(AVAILABLE DATA)

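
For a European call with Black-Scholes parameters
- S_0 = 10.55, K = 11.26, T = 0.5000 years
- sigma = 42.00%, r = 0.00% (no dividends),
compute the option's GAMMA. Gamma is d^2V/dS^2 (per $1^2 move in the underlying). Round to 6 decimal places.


d1 = -0.0708142618; d2 = -0.3677991099
phi(d1) = 0.3979432535; exp(-qT) = 1.0000000000; exp(-rT) = 1.0000000000
Gamma = exp(-qT) * phi(d1) / (S * sigma * sqrt(T)) = 1.0000000000 * 0.3979432535 / (10.5500 * 0.4200 * 0.7071067812) = 0.127009

Answer: Gamma = 0.127009


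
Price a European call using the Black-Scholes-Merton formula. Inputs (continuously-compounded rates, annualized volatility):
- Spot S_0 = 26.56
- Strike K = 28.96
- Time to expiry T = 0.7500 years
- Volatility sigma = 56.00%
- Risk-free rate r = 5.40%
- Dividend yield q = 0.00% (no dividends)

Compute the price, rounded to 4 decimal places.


Answer: Price = 4.6063

Derivation:
d1 = (ln(S/K) + (r - q + 0.5*sigma^2) * T) / (sigma * sqrt(T)) = 0.14761765
d2 = d1 - sigma * sqrt(T) = -0.33735657
exp(-rT) = 0.96030916; exp(-qT) = 1.00000000
C = S_0 * exp(-qT) * N(d1) - K * exp(-rT) * N(d2)
N(d1) = 0.55867774; N(d2) = 0.36792406
C = 26.5600 * 1.00000000 * 0.55867774 - 28.9600 * 0.96030916 * 0.36792406 = 4.6063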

(End AVAILABLE DATA)

**INSTRUCTIONS TO FOLLOW**
Lines from the one containing "- Dividend yield q = 0.00% (no dividends)" through the end of the data above must be written out exactly, and no other lines are needed.

**ANSWER SECTION**
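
- Dividend yield q = 0.00% (no dividends)

Compute the price, rounded to 4 decimal places.


Answer: Price = 4.6063

Derivation:
d1 = (ln(S/K) + (r - q + 0.5*sigma^2) * T) / (sigma * sqrt(T)) = 0.14761765
d2 = d1 - sigma * sqrt(T) = -0.33735657
exp(-rT) = 0.96030916; exp(-qT) = 1.00000000
C = S_0 * exp(-qT) * N(d1) - K * exp(-rT) * N(d2)
N(d1) = 0.55867774; N(d2) = 0.36792406
C = 26.5600 * 1.00000000 * 0.55867774 - 28.9600 * 0.96030916 * 0.36792406 = 4.6063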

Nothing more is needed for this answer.